§ WHAT YOU HAVE TO DO:
Repeat verbatim the lines of the data below, beginning with the line containing "of integer 7-vectors." and continuing to the end.

===== EXERCISE DATA

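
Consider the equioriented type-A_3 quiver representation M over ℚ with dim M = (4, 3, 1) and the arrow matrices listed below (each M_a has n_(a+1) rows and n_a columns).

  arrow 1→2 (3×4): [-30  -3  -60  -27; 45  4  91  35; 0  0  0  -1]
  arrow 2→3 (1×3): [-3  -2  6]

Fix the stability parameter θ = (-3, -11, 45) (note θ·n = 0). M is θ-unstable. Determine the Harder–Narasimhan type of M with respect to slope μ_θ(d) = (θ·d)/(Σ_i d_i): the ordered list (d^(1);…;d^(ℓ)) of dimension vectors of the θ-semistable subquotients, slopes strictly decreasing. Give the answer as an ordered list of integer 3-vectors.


Via rank(M_{q-1}∘⋯∘M_p): M ≅ I[1,1], I[1,2]^2, I[1,3].
μ_θ-semistable layers: μ^(1)=45; μ^(2)=-3; μ^(3)=-7

((0, 0, 1); (1, 0, 0); (3, 3, 0))


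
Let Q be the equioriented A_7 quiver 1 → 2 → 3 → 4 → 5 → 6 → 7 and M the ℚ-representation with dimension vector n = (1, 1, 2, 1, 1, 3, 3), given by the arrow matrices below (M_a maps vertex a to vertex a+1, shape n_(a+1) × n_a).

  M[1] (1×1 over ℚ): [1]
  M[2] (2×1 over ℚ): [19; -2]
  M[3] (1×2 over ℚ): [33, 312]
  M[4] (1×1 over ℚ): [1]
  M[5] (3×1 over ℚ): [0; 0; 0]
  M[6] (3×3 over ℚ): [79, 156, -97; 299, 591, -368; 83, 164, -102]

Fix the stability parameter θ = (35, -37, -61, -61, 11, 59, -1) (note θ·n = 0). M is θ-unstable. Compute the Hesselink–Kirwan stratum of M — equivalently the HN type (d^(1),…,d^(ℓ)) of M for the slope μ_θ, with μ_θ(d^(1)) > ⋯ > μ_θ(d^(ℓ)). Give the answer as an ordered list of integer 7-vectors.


Barcode: M ≅ I[1,5], I[3,3], I[6,7]^3. HN layers by μ_θ (4 steps, strictly decreasing):
  μ^(1)=29; μ^(2)=11; μ^(3)=-31; μ^(4)=-61

((0, 0, 0, 0, 0, 3, 3); (0, 0, 0, 0, 1, 0, 0); (1, 1, 1, 1, 0, 0, 0); (0, 0, 1, 0, 0, 0, 0))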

==========

§ RESPONSE FOR THIS EXERCISE:
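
Fix the stability parameter θ = (35, -37, -61, -61, 11, 59, -1) (note θ·n = 0). M is θ-unstable. Compute the Hesselink–Kirwan stratum of M — equivalently the HN type (d^(1),…,d^(ℓ)) of M for the slope μ_θ, with μ_θ(d^(1)) > ⋯ > μ_θ(d^(ℓ)). Give the answer as an ordered list of integer 7-vectors.


Barcode: M ≅ I[1,5], I[3,3], I[6,7]^3. HN layers by μ_θ (4 steps, strictly decreasing):
  μ^(1)=29; μ^(2)=11; μ^(3)=-31; μ^(4)=-61

((0, 0, 0, 0, 0, 3, 3); (0, 0, 0, 0, 1, 0, 0); (1, 1, 1, 1, 0, 0, 0); (0, 0, 1, 0, 0, 0, 0))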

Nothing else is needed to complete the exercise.